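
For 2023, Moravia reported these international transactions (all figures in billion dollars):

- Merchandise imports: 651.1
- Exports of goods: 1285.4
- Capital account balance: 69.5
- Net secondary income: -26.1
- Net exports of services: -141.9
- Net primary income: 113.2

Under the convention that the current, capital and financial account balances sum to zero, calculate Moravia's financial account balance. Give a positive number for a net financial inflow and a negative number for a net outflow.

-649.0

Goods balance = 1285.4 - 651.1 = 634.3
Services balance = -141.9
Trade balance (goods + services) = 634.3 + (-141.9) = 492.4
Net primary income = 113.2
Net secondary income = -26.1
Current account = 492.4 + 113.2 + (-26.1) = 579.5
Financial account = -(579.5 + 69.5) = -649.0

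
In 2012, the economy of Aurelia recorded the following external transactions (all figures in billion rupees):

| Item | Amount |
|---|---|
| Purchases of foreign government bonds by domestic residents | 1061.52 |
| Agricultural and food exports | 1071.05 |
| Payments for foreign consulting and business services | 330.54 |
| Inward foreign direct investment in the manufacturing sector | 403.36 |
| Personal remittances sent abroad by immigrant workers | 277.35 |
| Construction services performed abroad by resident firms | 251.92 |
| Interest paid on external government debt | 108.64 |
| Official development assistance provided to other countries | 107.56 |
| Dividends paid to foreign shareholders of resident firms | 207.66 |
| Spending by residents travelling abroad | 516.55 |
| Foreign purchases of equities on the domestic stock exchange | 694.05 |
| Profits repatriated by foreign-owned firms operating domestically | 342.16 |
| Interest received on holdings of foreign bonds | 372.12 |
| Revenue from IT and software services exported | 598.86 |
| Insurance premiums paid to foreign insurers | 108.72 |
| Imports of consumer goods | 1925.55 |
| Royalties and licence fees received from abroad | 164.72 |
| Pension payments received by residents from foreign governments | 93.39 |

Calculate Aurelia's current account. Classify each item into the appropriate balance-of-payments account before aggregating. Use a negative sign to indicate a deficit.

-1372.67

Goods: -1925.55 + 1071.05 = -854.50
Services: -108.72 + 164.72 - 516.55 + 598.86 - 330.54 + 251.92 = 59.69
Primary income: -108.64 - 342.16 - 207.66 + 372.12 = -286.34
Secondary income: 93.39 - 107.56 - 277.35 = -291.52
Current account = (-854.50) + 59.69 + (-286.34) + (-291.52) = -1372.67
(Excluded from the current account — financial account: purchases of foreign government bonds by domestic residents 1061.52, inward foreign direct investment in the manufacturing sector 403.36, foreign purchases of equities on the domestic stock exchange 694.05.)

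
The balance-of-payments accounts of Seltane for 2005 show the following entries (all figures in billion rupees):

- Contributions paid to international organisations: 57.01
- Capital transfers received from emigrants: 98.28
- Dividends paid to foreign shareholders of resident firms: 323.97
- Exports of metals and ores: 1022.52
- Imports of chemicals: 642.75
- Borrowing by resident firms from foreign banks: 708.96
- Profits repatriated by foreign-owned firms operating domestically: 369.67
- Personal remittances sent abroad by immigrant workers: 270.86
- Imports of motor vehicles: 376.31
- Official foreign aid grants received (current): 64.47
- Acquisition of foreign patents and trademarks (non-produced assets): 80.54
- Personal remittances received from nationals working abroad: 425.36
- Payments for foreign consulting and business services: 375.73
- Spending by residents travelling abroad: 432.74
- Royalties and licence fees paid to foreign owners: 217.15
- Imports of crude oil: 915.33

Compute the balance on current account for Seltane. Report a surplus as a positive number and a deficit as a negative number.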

++++++

Gather up every line from the listing above in which the word "Personal" occurs.

— Problem solution —
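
| Personal remittances sent abroad by immigrant workers | 277.35 |
- Personal remittances sent abroad by immigrant workers: 270.86
- Personal remittances received from nationals working abroad: 425.36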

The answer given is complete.